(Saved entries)
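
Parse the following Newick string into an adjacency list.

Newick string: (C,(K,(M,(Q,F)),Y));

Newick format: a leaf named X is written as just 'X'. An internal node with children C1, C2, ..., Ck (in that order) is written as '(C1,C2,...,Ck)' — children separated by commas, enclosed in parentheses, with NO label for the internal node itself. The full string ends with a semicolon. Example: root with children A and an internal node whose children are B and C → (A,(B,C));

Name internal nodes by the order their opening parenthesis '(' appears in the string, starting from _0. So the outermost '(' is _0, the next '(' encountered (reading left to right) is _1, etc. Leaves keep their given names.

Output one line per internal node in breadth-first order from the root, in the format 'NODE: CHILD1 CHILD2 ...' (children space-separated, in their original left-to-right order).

Answer: _0: C _1
_1: K _2 Y
_2: M _3
_3: Q F

Derivation:
Input: (C,(K,(M,(Q,F)),Y));
Scanning left-to-right, naming '(' by encounter order:
  pos 0: '(' -> open internal node _0 (depth 1)
  pos 3: '(' -> open internal node _1 (depth 2)
  pos 6: '(' -> open internal node _2 (depth 3)
  pos 9: '(' -> open internal node _3 (depth 4)
  pos 13: ')' -> close internal node _3 (now at depth 3)
  pos 14: ')' -> close internal node _2 (now at depth 2)
  pos 17: ')' -> close internal node _1 (now at depth 1)
  pos 18: ')' -> close internal node _0 (now at depth 0)
Total internal nodes: 4
BFS adjacency from root:
  _0: C _1
  _1: K _2 Y
  _2: M _3
  _3: Q F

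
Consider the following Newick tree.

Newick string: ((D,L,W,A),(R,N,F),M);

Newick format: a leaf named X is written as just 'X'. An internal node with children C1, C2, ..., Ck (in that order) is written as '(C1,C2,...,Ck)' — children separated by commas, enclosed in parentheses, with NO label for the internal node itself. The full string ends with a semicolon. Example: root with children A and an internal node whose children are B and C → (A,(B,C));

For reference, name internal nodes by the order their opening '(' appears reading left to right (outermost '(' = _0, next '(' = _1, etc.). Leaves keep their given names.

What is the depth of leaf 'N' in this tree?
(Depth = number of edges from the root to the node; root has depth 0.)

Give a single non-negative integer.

Answer: 2

Derivation:
Newick: ((D,L,W,A),(R,N,F),M);
Naming internals by '(' encounter order: outermost '(' = _0, next = _1, ...
Query node: N
Path from root: _0 -> _2 -> N
Depth of N: 2 (number of edges from root)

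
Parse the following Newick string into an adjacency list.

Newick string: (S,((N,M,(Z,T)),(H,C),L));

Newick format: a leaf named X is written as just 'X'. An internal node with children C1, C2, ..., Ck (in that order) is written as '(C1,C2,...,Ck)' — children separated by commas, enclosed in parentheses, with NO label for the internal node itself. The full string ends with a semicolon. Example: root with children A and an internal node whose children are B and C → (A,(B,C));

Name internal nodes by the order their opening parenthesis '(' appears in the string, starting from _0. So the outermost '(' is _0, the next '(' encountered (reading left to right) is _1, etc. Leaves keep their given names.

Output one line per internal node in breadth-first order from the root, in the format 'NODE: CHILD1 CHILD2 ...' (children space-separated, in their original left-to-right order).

Answer: _0: S _1
_1: _2 _4 L
_2: N M _3
_4: H C
_3: Z T

Derivation:
Input: (S,((N,M,(Z,T)),(H,C),L));
Scanning left-to-right, naming '(' by encounter order:
  pos 0: '(' -> open internal node _0 (depth 1)
  pos 3: '(' -> open internal node _1 (depth 2)
  pos 4: '(' -> open internal node _2 (depth 3)
  pos 9: '(' -> open internal node _3 (depth 4)
  pos 13: ')' -> close internal node _3 (now at depth 3)
  pos 14: ')' -> close internal node _2 (now at depth 2)
  pos 16: '(' -> open internal node _4 (depth 3)
  pos 20: ')' -> close internal node _4 (now at depth 2)
  pos 23: ')' -> close internal node _1 (now at depth 1)
  pos 24: ')' -> close internal node _0 (now at depth 0)
Total internal nodes: 5
BFS adjacency from root:
  _0: S _1
  _1: _2 _4 L
  _2: N M _3
  _4: H C
  _3: Z T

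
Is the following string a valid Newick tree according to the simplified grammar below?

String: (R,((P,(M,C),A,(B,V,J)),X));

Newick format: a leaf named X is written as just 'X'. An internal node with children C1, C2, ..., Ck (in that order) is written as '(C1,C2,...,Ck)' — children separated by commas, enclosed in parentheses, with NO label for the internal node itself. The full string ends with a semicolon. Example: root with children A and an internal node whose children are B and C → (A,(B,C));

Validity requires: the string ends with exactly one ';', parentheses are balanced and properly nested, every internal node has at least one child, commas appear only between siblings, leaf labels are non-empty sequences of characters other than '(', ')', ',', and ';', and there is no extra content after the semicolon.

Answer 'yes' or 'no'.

Answer: yes

Derivation:
Input: (R,((P,(M,C),A,(B,V,J)),X));
Paren balance: 5 '(' vs 5 ')' OK
Ends with single ';': True
Full parse: OK
Valid: True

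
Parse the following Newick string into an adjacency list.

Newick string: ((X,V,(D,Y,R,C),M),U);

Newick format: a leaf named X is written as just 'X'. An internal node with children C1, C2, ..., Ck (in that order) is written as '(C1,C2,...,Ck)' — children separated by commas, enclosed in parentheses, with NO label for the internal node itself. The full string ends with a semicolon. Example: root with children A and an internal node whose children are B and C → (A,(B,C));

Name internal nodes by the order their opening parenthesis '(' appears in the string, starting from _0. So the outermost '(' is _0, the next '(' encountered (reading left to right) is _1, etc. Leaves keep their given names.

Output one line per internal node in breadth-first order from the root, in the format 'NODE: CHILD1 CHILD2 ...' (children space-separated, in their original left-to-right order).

Input: ((X,V,(D,Y,R,C),M),U);
Scanning left-to-right, naming '(' by encounter order:
  pos 0: '(' -> open internal node _0 (depth 1)
  pos 1: '(' -> open internal node _1 (depth 2)
  pos 6: '(' -> open internal node _2 (depth 3)
  pos 14: ')' -> close internal node _2 (now at depth 2)
  pos 17: ')' -> close internal node _1 (now at depth 1)
  pos 20: ')' -> close internal node _0 (now at depth 0)
Total internal nodes: 3
BFS adjacency from root:
  _0: _1 U
  _1: X V _2 M
  _2: D Y R C

Answer: _0: _1 U
_1: X V _2 M
_2: D Y R C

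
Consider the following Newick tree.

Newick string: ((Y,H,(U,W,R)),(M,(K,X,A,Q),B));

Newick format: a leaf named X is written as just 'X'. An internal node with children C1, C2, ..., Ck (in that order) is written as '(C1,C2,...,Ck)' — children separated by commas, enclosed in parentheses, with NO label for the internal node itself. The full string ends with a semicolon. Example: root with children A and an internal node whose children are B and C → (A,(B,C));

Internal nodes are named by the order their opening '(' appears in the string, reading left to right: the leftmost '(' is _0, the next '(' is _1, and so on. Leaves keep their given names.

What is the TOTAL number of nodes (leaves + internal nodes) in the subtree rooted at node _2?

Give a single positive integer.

Newick: ((Y,H,(U,W,R)),(M,(K,X,A,Q),B));
Locate _2: it is the '(' at position 6 (the 3rd '(' reading left to right).
Query: subtree rooted at _2
_2: subtree_size = 1 + 3
  U: subtree_size = 1 + 0
  W: subtree_size = 1 + 0
  R: subtree_size = 1 + 0
Total subtree size of _2: 4

Answer: 4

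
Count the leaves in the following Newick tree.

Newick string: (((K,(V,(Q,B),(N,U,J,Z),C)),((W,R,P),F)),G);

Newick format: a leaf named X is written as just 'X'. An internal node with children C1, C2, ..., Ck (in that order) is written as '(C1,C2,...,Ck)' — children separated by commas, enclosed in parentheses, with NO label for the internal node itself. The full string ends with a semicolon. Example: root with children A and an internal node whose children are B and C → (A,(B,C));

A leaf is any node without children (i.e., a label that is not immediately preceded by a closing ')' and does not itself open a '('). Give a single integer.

Newick: (((K,(V,(Q,B),(N,U,J,Z),C)),((W,R,P),F)),G);
Scan left-to-right; a leaf is any maximal label run not followed by '(':
  pos 3: leaf 'K' → count = 1
  pos 6: leaf 'V' → count = 2
  pos 9: leaf 'Q' → count = 3
  pos 11: leaf 'B' → count = 4
  pos 15: leaf 'N' → count = 5
  pos 17: leaf 'U' → count = 6
  pos 19: leaf 'J' → count = 7
  pos 21: leaf 'Z' → count = 8
  pos 24: leaf 'C' → count = 9
  pos 30: leaf 'W' → count = 10
  pos 32: leaf 'R' → count = 11
  pos 34: leaf 'P' → count = 12
  pos 37: leaf 'F' → count = 13
  pos 41: leaf 'G' → count = 14
Total leaves: 14

Answer: 14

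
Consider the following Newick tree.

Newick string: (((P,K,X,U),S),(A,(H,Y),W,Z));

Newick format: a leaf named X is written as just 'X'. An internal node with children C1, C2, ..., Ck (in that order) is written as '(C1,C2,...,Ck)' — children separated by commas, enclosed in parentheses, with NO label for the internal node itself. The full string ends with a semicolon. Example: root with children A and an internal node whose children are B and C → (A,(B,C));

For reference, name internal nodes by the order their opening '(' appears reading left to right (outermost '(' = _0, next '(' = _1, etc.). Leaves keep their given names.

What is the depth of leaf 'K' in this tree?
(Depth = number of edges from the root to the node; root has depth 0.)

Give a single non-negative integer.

Answer: 3

Derivation:
Newick: (((P,K,X,U),S),(A,(H,Y),W,Z));
Naming internals by '(' encounter order: outermost '(' = _0, next = _1, ...
Query node: K
Path from root: _0 -> _1 -> _2 -> K
Depth of K: 3 (number of edges from root)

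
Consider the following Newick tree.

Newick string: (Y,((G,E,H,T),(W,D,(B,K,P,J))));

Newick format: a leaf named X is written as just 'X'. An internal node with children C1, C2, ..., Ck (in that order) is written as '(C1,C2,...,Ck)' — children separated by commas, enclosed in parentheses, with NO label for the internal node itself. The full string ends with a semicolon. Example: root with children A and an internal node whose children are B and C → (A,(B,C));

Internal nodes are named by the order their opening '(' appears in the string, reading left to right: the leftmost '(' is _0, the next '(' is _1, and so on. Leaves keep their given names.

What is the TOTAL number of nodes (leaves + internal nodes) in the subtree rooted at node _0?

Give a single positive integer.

Newick: (Y,((G,E,H,T),(W,D,(B,K,P,J))));
Locate _0: it is the '(' at position 0 (the 1st '(' reading left to right).
Query: subtree rooted at _0
_0: subtree_size = 1 + 15
  Y: subtree_size = 1 + 0
  _1: subtree_size = 1 + 13
    _2: subtree_size = 1 + 4
      G: subtree_size = 1 + 0
      E: subtree_size = 1 + 0
      H: subtree_size = 1 + 0
      T: subtree_size = 1 + 0
    _3: subtree_size = 1 + 7
      W: subtree_size = 1 + 0
      D: subtree_size = 1 + 0
      _4: subtree_size = 1 + 4
        B: subtree_size = 1 + 0
        K: subtree_size = 1 + 0
        P: subtree_size = 1 + 0
        J: subtree_size = 1 + 0
Total subtree size of _0: 16

Answer: 16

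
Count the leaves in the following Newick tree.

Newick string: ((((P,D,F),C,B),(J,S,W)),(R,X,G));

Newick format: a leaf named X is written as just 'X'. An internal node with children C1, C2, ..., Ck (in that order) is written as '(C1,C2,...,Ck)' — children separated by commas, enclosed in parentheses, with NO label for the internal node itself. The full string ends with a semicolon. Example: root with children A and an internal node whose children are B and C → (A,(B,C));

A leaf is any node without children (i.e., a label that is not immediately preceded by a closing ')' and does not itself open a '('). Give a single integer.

Newick: ((((P,D,F),C,B),(J,S,W)),(R,X,G));
Scan left-to-right; a leaf is any maximal label run not followed by '(':
  pos 4: leaf 'P' → count = 1
  pos 6: leaf 'D' → count = 2
  pos 8: leaf 'F' → count = 3
  pos 11: leaf 'C' → count = 4
  pos 13: leaf 'B' → count = 5
  pos 17: leaf 'J' → count = 6
  pos 19: leaf 'S' → count = 7
  pos 21: leaf 'W' → count = 8
  pos 26: leaf 'R' → count = 9
  pos 28: leaf 'X' → count = 10
  pos 30: leaf 'G' → count = 11
Total leaves: 11

Answer: 11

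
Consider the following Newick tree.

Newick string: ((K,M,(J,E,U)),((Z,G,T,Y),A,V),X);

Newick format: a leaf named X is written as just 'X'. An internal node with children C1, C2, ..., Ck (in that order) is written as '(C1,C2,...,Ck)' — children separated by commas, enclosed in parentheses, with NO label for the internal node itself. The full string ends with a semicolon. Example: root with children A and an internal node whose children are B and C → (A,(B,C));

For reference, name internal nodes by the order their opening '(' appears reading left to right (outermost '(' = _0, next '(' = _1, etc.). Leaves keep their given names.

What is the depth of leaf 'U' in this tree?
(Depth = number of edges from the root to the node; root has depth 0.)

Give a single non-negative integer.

Answer: 3

Derivation:
Newick: ((K,M,(J,E,U)),((Z,G,T,Y),A,V),X);
Naming internals by '(' encounter order: outermost '(' = _0, next = _1, ...
Query node: U
Path from root: _0 -> _1 -> _2 -> U
Depth of U: 3 (number of edges from root)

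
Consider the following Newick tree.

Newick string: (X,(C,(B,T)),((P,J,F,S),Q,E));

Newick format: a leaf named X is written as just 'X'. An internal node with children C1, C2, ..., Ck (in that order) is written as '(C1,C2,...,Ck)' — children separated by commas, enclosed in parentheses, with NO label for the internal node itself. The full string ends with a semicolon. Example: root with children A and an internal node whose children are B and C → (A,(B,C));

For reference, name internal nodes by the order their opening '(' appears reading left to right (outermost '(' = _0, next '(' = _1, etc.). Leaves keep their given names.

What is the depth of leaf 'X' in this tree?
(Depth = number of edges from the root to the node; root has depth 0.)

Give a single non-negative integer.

Answer: 1

Derivation:
Newick: (X,(C,(B,T)),((P,J,F,S),Q,E));
Naming internals by '(' encounter order: outermost '(' = _0, next = _1, ...
Query node: X
Path from root: _0 -> X
Depth of X: 1 (number of edges from root)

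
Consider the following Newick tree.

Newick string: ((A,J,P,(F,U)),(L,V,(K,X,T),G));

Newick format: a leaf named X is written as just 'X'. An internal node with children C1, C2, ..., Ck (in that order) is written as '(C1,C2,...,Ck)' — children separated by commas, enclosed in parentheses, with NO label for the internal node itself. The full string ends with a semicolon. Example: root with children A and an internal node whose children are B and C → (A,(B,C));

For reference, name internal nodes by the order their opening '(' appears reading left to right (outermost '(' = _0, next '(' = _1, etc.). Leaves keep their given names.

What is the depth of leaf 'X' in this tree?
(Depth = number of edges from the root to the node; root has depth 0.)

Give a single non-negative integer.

Newick: ((A,J,P,(F,U)),(L,V,(K,X,T),G));
Naming internals by '(' encounter order: outermost '(' = _0, next = _1, ...
Query node: X
Path from root: _0 -> _3 -> _4 -> X
Depth of X: 3 (number of edges from root)

Answer: 3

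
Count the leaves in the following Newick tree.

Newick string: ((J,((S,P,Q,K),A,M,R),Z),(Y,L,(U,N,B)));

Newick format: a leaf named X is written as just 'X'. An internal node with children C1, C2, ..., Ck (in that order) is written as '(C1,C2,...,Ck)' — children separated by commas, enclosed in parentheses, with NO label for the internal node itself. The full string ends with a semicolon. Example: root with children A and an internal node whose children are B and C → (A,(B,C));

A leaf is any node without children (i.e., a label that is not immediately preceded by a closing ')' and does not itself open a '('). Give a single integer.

Newick: ((J,((S,P,Q,K),A,M,R),Z),(Y,L,(U,N,B)));
Scan left-to-right; a leaf is any maximal label run not followed by '(':
  pos 2: leaf 'J' → count = 1
  pos 6: leaf 'S' → count = 2
  pos 8: leaf 'P' → count = 3
  pos 10: leaf 'Q' → count = 4
  pos 12: leaf 'K' → count = 5
  pos 15: leaf 'A' → count = 6
  pos 17: leaf 'M' → count = 7
  pos 19: leaf 'R' → count = 8
  pos 22: leaf 'Z' → count = 9
  pos 26: leaf 'Y' → count = 10
  pos 28: leaf 'L' → count = 11
  pos 31: leaf 'U' → count = 12
  pos 33: leaf 'N' → count = 13
  pos 35: leaf 'B' → count = 14
Total leaves: 14

Answer: 14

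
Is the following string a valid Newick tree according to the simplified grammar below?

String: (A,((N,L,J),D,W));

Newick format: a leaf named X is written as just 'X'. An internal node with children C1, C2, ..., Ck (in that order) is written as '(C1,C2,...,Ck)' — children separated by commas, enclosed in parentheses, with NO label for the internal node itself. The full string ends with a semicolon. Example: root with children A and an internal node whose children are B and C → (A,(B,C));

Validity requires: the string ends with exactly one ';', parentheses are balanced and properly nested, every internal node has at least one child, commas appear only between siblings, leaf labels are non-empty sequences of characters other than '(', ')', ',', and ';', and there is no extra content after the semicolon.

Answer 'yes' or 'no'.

Answer: yes

Derivation:
Input: (A,((N,L,J),D,W));
Paren balance: 3 '(' vs 3 ')' OK
Ends with single ';': True
Full parse: OK
Valid: True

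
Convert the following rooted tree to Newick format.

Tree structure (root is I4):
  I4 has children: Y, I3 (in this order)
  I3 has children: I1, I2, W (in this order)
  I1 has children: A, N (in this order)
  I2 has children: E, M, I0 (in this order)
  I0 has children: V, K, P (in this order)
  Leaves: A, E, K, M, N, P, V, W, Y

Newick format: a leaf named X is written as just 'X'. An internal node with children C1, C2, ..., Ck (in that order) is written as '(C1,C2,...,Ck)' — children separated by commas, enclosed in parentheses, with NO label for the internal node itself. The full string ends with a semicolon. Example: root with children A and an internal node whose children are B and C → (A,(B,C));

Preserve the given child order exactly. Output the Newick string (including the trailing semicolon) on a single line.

Answer: (Y,((A,N),(E,M,(V,K,P)),W));

Derivation:
internal I4 with children ['Y', 'I3']
  leaf 'Y' → 'Y'
  internal I3 with children ['I1', 'I2', 'W']
    internal I1 with children ['A', 'N']
      leaf 'A' → 'A'
      leaf 'N' → 'N'
    → '(A,N)'
    internal I2 with children ['E', 'M', 'I0']
      leaf 'E' → 'E'
      leaf 'M' → 'M'
      internal I0 with children ['V', 'K', 'P']
        leaf 'V' → 'V'
        leaf 'K' → 'K'
        leaf 'P' → 'P'
      → '(V,K,P)'
    → '(E,M,(V,K,P))'
    leaf 'W' → 'W'
  → '((A,N),(E,M,(V,K,P)),W)'
→ '(Y,((A,N),(E,M,(V,K,P)),W))'
Final: (Y,((A,N),(E,M,(V,K,P)),W));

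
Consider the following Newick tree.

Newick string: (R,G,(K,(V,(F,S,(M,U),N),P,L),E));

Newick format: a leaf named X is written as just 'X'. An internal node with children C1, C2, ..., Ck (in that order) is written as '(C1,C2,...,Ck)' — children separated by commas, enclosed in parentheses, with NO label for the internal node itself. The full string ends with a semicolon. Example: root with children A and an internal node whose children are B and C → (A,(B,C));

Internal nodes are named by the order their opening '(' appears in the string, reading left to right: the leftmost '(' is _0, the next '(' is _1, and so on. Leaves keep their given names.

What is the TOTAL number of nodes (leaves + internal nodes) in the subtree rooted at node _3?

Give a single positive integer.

Newick: (R,G,(K,(V,(F,S,(M,U),N),P,L),E));
Locate _3: it is the '(' at position 11 (the 4th '(' reading left to right).
Query: subtree rooted at _3
_3: subtree_size = 1 + 6
  F: subtree_size = 1 + 0
  S: subtree_size = 1 + 0
  _4: subtree_size = 1 + 2
    M: subtree_size = 1 + 0
    U: subtree_size = 1 + 0
  N: subtree_size = 1 + 0
Total subtree size of _3: 7

Answer: 7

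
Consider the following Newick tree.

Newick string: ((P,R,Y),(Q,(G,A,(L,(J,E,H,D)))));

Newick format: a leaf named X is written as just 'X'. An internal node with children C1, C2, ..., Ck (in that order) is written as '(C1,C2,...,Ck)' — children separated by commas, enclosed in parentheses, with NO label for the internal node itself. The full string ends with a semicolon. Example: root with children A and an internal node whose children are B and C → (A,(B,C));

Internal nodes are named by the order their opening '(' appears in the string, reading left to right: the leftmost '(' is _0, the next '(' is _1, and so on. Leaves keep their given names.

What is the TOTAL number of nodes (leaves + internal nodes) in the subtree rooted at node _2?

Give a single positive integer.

Newick: ((P,R,Y),(Q,(G,A,(L,(J,E,H,D)))));
Locate _2: it is the '(' at position 9 (the 3rd '(' reading left to right).
Query: subtree rooted at _2
_2: subtree_size = 1 + 11
  Q: subtree_size = 1 + 0
  _3: subtree_size = 1 + 9
    G: subtree_size = 1 + 0
    A: subtree_size = 1 + 0
    _4: subtree_size = 1 + 6
      L: subtree_size = 1 + 0
      _5: subtree_size = 1 + 4
        J: subtree_size = 1 + 0
        E: subtree_size = 1 + 0
        H: subtree_size = 1 + 0
        D: subtree_size = 1 + 0
Total subtree size of _2: 12

Answer: 12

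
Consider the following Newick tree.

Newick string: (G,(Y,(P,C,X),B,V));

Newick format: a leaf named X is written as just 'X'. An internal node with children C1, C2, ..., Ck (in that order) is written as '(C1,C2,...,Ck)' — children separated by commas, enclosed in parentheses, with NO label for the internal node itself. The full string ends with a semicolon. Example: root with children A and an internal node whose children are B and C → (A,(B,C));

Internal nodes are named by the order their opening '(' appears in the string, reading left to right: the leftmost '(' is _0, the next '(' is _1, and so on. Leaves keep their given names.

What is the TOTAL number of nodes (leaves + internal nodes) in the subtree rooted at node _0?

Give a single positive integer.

Newick: (G,(Y,(P,C,X),B,V));
Locate _0: it is the '(' at position 0 (the 1st '(' reading left to right).
Query: subtree rooted at _0
_0: subtree_size = 1 + 9
  G: subtree_size = 1 + 0
  _1: subtree_size = 1 + 7
    Y: subtree_size = 1 + 0
    _2: subtree_size = 1 + 3
      P: subtree_size = 1 + 0
      C: subtree_size = 1 + 0
      X: subtree_size = 1 + 0
    B: subtree_size = 1 + 0
    V: subtree_size = 1 + 0
Total subtree size of _0: 10

Answer: 10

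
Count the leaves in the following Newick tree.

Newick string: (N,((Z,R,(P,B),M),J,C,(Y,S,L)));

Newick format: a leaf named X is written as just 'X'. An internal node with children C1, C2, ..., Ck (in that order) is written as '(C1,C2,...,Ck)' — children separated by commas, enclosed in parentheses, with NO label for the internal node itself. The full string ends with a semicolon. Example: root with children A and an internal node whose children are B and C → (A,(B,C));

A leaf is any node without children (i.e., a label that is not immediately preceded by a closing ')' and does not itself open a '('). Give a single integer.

Answer: 11

Derivation:
Newick: (N,((Z,R,(P,B),M),J,C,(Y,S,L)));
Scan left-to-right; a leaf is any maximal label run not followed by '(':
  pos 1: leaf 'N' → count = 1
  pos 5: leaf 'Z' → count = 2
  pos 7: leaf 'R' → count = 3
  pos 10: leaf 'P' → count = 4
  pos 12: leaf 'B' → count = 5
  pos 15: leaf 'M' → count = 6
  pos 18: leaf 'J' → count = 7
  pos 20: leaf 'C' → count = 8
  pos 23: leaf 'Y' → count = 9
  pos 25: leaf 'S' → count = 10
  pos 27: leaf 'L' → count = 11
Total leaves: 11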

=== Task requirements ===
Each line above that holds the string "this" should be copied and shown.

=== Answer section ===
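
What is the depth of leaf 'N' in this tree?
What is the depth of leaf 'K' in this tree?
What is the depth of leaf 'U' in this tree?
What is the depth of leaf 'X' in this tree?
What is the depth of leaf 'X' in this tree?
  I4 has children: Y, I3 (in this order)
  I3 has children: I1, I2, W (in this order)
  I1 has children: A, N (in this order)
  I2 has children: E, M, I0 (in this order)
  I0 has children: V, K, P (in this order)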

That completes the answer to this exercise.